■ **ASSIGNED TASK**
The records follow. Filter them to the lines that hold "small".

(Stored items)

☆ ☆ ☆ ☆ ☆ ☆ ☆

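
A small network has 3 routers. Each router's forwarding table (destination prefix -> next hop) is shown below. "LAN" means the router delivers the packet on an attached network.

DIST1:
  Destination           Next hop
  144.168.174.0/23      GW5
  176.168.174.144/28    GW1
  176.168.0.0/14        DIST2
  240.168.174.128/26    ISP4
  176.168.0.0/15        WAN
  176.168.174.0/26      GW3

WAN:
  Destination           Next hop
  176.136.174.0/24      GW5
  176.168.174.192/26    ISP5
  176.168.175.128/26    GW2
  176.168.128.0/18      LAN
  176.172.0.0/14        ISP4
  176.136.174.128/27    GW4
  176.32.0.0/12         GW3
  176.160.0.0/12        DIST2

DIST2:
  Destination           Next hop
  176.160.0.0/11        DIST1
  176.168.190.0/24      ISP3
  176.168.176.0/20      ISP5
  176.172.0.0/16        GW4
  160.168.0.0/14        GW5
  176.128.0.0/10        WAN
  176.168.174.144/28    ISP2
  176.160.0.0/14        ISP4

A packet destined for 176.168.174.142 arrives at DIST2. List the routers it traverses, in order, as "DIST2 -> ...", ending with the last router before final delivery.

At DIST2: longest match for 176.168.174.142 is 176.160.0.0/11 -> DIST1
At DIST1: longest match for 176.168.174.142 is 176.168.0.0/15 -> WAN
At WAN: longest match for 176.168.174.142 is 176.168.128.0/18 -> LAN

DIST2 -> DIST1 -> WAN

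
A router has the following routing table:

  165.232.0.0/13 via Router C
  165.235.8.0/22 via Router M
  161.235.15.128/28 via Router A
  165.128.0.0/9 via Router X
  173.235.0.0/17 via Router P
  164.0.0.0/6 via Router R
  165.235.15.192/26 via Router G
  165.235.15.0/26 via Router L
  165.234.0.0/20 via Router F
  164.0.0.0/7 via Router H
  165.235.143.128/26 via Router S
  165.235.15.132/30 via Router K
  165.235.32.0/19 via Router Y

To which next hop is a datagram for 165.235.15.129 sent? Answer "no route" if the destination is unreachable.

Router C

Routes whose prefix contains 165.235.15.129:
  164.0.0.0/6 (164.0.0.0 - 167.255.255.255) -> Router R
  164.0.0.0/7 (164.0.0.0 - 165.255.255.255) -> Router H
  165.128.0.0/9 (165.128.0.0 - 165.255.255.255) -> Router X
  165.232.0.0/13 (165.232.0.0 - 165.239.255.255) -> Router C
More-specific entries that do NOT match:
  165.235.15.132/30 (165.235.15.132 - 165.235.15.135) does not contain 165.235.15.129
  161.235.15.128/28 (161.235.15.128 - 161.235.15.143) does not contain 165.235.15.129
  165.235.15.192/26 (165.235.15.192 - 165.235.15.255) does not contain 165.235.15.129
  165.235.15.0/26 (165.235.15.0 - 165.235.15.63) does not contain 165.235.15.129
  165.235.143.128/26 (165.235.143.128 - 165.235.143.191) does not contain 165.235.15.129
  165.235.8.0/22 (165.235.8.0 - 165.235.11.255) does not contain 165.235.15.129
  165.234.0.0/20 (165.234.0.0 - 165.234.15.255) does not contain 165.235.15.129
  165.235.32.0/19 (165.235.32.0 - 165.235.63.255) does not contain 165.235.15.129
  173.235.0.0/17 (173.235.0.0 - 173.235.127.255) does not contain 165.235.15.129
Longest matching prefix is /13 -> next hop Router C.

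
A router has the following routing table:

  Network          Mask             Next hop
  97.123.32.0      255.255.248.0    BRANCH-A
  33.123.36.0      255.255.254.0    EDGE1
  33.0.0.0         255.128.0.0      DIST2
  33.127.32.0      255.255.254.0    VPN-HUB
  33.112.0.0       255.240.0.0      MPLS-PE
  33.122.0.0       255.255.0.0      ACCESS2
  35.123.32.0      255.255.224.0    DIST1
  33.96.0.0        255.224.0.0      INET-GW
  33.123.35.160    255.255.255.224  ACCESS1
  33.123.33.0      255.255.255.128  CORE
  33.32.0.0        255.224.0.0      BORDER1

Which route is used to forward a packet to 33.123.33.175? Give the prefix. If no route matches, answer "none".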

☆ ☆ ☆ ☆ ☆ ☆ ☆

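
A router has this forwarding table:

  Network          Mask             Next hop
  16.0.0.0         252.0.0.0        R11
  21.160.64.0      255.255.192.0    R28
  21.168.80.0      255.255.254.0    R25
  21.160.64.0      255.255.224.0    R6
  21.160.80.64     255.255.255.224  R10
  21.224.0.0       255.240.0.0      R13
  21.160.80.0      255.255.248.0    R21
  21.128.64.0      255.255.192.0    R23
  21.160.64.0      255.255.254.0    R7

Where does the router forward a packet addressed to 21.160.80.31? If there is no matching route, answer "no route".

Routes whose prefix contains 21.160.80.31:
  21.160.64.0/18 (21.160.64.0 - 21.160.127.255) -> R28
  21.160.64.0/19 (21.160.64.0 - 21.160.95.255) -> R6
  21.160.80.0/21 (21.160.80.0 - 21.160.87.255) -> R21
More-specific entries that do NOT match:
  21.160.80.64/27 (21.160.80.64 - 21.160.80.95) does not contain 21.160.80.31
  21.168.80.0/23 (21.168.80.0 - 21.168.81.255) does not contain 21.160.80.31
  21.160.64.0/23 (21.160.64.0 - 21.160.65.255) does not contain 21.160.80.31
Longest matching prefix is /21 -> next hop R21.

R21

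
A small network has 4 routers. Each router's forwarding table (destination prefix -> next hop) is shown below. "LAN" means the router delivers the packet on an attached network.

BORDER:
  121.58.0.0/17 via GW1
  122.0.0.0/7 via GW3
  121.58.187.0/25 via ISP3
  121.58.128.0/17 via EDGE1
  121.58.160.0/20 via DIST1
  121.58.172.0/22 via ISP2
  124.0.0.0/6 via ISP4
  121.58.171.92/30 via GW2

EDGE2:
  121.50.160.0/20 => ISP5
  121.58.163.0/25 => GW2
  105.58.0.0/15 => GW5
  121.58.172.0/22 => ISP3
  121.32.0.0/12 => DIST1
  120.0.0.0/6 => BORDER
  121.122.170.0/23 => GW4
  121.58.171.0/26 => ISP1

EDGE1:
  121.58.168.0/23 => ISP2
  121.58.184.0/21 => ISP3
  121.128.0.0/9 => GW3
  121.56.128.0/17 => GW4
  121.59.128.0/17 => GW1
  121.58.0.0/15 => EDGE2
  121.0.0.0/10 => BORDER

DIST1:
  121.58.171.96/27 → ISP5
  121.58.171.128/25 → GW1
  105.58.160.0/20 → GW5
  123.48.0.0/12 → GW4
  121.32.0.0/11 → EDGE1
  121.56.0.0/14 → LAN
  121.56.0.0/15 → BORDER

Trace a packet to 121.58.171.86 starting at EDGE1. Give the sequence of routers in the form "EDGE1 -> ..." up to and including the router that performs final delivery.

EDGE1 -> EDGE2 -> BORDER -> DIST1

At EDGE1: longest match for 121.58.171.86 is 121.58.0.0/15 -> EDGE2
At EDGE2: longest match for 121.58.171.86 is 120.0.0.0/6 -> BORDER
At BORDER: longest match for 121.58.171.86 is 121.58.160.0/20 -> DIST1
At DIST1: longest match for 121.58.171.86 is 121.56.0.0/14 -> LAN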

☆ ☆ ☆ ☆ ☆ ☆ ☆

■ **REPLY**
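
A small network has 3 routers. Each router's forwarding table (destination prefix -> next hop) is shown below. "LAN" means the router delivers the packet on an attached network.
A small network has 4 routers. Each router's forwarding table (destination prefix -> next hop) is shown below. "LAN" means the router delivers the packet on an attached network.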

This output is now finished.